Instructions for the task:
Go through the listing and pick out each line with the word "gave" in it.

Provided data:
* * * * *

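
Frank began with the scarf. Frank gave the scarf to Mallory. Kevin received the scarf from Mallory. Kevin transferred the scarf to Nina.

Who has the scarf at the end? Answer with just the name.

Answer: Nina

Derivation:
Tracking the scarf through each event:
Start: Frank has the scarf.
After event 1: Mallory has the scarf.
After event 2: Kevin has the scarf.
After event 3: Nina has the scarf.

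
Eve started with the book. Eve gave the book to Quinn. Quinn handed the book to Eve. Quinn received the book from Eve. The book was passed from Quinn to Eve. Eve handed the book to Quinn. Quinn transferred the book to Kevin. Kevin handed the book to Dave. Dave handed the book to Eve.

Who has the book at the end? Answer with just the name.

Answer: Eve

Derivation:
Tracking the book through each event:
Start: Eve has the book.
After event 1: Quinn has the book.
After event 2: Eve has the book.
After event 3: Quinn has the book.
After event 4: Eve has the book.
After event 5: Quinn has the book.
After event 6: Kevin has the book.
After event 7: Dave has the book.
After event 8: Eve has the book.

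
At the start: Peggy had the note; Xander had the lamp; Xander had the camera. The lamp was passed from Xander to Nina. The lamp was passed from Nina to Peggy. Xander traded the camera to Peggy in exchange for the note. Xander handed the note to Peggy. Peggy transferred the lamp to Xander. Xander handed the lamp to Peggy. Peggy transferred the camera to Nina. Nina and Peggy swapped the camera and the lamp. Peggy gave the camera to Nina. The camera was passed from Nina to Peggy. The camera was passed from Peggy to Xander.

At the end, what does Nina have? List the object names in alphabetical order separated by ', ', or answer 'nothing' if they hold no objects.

Tracking all object holders:
Start: note:Peggy, lamp:Xander, camera:Xander
Event 1 (give lamp: Xander -> Nina). State: note:Peggy, lamp:Nina, camera:Xander
Event 2 (give lamp: Nina -> Peggy). State: note:Peggy, lamp:Peggy, camera:Xander
Event 3 (swap camera<->note: now camera:Peggy, note:Xander). State: note:Xander, lamp:Peggy, camera:Peggy
Event 4 (give note: Xander -> Peggy). State: note:Peggy, lamp:Peggy, camera:Peggy
Event 5 (give lamp: Peggy -> Xander). State: note:Peggy, lamp:Xander, camera:Peggy
Event 6 (give lamp: Xander -> Peggy). State: note:Peggy, lamp:Peggy, camera:Peggy
Event 7 (give camera: Peggy -> Nina). State: note:Peggy, lamp:Peggy, camera:Nina
Event 8 (swap camera<->lamp: now camera:Peggy, lamp:Nina). State: note:Peggy, lamp:Nina, camera:Peggy
Event 9 (give camera: Peggy -> Nina). State: note:Peggy, lamp:Nina, camera:Nina
Event 10 (give camera: Nina -> Peggy). State: note:Peggy, lamp:Nina, camera:Peggy
Event 11 (give camera: Peggy -> Xander). State: note:Peggy, lamp:Nina, camera:Xander

Final state: note:Peggy, lamp:Nina, camera:Xander
Nina holds: lamp.

Answer: lamp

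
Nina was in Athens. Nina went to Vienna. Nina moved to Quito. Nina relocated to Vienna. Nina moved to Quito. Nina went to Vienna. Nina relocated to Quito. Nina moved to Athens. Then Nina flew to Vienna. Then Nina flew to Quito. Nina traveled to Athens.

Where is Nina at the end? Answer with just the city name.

Tracking Nina's location:
Start: Nina is in Athens.
After move 1: Athens -> Vienna. Nina is in Vienna.
After move 2: Vienna -> Quito. Nina is in Quito.
After move 3: Quito -> Vienna. Nina is in Vienna.
After move 4: Vienna -> Quito. Nina is in Quito.
After move 5: Quito -> Vienna. Nina is in Vienna.
After move 6: Vienna -> Quito. Nina is in Quito.
After move 7: Quito -> Athens. Nina is in Athens.
After move 8: Athens -> Vienna. Nina is in Vienna.
After move 9: Vienna -> Quito. Nina is in Quito.
After move 10: Quito -> Athens. Nina is in Athens.

Answer: Athens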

* * * * *

Solution to this problem:
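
Frank began with the scarf. Frank gave the scarf to Mallory. Kevin received the scarf from Mallory. Kevin transferred the scarf to Nina.
Eve started with the book. Eve gave the book to Quinn. Quinn handed the book to Eve. Quinn received the book from Eve. The book was passed from Quinn to Eve. Eve handed the book to Quinn. Quinn transferred the book to Kevin. Kevin handed the book to Dave. Dave handed the book to Eve.
At the start: Peggy had the note; Xander had the lamp; Xander had the camera. The lamp was passed from Xander to Nina. The lamp was passed from Nina to Peggy. Xander traded the camera to Peggy in exchange for the note. Xander handed the note to Peggy. Peggy transferred the lamp to Xander. Xander handed the lamp to Peggy. Peggy transferred the camera to Nina. Nina and Peggy swapped the camera and the lamp. Peggy gave the camera to Nina. The camera was passed from Nina to Peggy. The camera was passed from Peggy to Xander.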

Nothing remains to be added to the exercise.